→ **ASSIGNED TASK**
Every line below is to be quoted exactly, with nothing added or dropped.

→ **SUPPLIED INFORMATION**
# # # # # # #

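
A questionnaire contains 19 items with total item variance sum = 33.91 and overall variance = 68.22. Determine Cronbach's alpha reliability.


alpha = (k/(k-1)) * (1 - sum(si^2)/s_total^2)
= (19/18) * (1 - 33.91/68.22)
alpha = 0.5309

0.5309


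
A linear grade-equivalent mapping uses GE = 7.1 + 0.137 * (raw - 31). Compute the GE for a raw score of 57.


raw - median = 57 - 31 = 26
slope * diff = 0.137 * 26 = 3.562
GE = 7.1 + 3.562
GE = 10.662

10.662


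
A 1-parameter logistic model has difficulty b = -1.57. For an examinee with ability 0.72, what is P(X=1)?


theta - b = 0.72 - -1.57 = 2.29
exp(-(theta - b)) = exp(-2.29) = 0.1013
P = 1 / (1 + 0.1013)
P = 0.908

0.908


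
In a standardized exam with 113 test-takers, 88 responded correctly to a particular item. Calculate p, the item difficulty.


Item difficulty p = number correct / total examinees
p = 88 / 113
p = 0.7788

0.7788


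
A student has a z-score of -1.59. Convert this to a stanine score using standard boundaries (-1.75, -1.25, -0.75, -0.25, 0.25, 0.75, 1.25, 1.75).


Stanine boundaries: [-1.75, -1.25, -0.75, -0.25, 0.25, 0.75, 1.25, 1.75]
z = -1.59
Check each boundary:
  z >= -1.75 -> could be stanine 2
  z < -1.25
  z < -0.75
  z < -0.25
  z < 0.25
  z < 0.75
  z < 1.25
  z < 1.75
Highest qualifying boundary gives stanine = 2

2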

# # # # # # #

→ **REPLY TO THE TASK**
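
A questionnaire contains 19 items with total item variance sum = 33.91 and overall variance = 68.22. Determine Cronbach's alpha reliability.


alpha = (k/(k-1)) * (1 - sum(si^2)/s_total^2)
= (19/18) * (1 - 33.91/68.22)
alpha = 0.5309

0.5309


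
A linear grade-equivalent mapping uses GE = 7.1 + 0.137 * (raw - 31). Compute the GE for a raw score of 57.


raw - median = 57 - 31 = 26
slope * diff = 0.137 * 26 = 3.562
GE = 7.1 + 3.562
GE = 10.662

10.662


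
A 1-parameter logistic model has difficulty b = -1.57. For an examinee with ability 0.72, what is P(X=1)?


theta - b = 0.72 - -1.57 = 2.29
exp(-(theta - b)) = exp(-2.29) = 0.1013
P = 1 / (1 + 0.1013)
P = 0.908

0.908


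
In a standardized exam with 113 test-takers, 88 responded correctly to a particular item. Calculate p, the item difficulty.


Item difficulty p = number correct / total examinees
p = 88 / 113
p = 0.7788

0.7788


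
A student has a z-score of -1.59. Convert this to a stanine score using standard boundaries (-1.75, -1.25, -0.75, -0.25, 0.25, 0.75, 1.25, 1.75).


Stanine boundaries: [-1.75, -1.25, -0.75, -0.25, 0.25, 0.75, 1.25, 1.75]
z = -1.59
Check each boundary:
  z >= -1.75 -> could be stanine 2
  z < -1.25
  z < -0.75
  z < -0.25
  z < 0.25
  z < 0.75
  z < 1.25
  z < 1.75
Highest qualifying boundary gives stanine = 2

2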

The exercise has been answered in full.